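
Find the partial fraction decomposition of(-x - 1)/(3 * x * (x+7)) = -2/(7*(x + 7)) - 1/(21*x)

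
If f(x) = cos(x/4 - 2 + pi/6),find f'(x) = -sin(x/4 - 2 + pi/6)/4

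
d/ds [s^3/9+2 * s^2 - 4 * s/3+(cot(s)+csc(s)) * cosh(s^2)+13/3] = s^2/3 + 4*s + 2*s*sinh(s^2)/tan(s) + 2*s*sinh(s^2)/sin(s) - 4/3 - cos(s)*cosh(s^2)/sin(s)^2 - cosh(s^2)/sin(s)^2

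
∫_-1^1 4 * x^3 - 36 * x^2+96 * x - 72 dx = -168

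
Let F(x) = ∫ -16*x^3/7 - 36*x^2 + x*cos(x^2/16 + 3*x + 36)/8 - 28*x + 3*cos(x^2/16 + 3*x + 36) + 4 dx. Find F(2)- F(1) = -914/7 + sin(169/4) - sin(625/16)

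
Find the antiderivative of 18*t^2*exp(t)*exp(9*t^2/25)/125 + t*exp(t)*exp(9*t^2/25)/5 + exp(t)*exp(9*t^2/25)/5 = t*exp(t*(9*t + 25)/25)/5 + C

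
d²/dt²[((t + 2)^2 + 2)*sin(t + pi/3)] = -t^2*sin(t + pi/3) - 4*t*sin(t + pi/3) + 4*t*cos(t + pi/3) - 4*sin(t + pi/3) + 8*cos(t + pi/3)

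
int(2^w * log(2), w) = 2^w + C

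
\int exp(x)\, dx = exp(x) + C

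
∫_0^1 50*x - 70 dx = -45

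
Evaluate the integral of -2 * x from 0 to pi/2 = -pi^2/4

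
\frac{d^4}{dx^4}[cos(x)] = cos(x)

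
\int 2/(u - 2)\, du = log(2*(u - 2)^2) + C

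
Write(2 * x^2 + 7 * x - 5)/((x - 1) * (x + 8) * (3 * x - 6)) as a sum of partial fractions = 67/(270*(x + 8)) - 4/(27*(x - 1)) + 17/(30*(x - 2))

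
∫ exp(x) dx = exp(x) + C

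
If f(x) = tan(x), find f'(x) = cos(x)^(-2)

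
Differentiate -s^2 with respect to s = -2*s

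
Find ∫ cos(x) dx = sin(x) + C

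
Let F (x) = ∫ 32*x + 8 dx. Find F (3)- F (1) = 144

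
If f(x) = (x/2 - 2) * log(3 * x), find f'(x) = (x*log(x) + x + x*log(3) - 4)/(2*x)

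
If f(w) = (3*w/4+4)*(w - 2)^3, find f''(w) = 9*w^2 - 3*w - 30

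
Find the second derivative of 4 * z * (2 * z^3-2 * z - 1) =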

=====

* [The problem]:
Every line above that carries the string "partial" should be copied.

* [Written solution]:
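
Find the partial fraction decomposition of(-x - 1)/(3 * x * (x+7)) = -2/(7*(x + 7)) - 1/(21*x)
Write(2 * x^2 + 7 * x - 5)/((x - 1) * (x + 8) * (3 * x - 6)) as a sum of partial fractions = 67/(270*(x + 8)) - 4/(27*(x - 1)) + 17/(30*(x - 2))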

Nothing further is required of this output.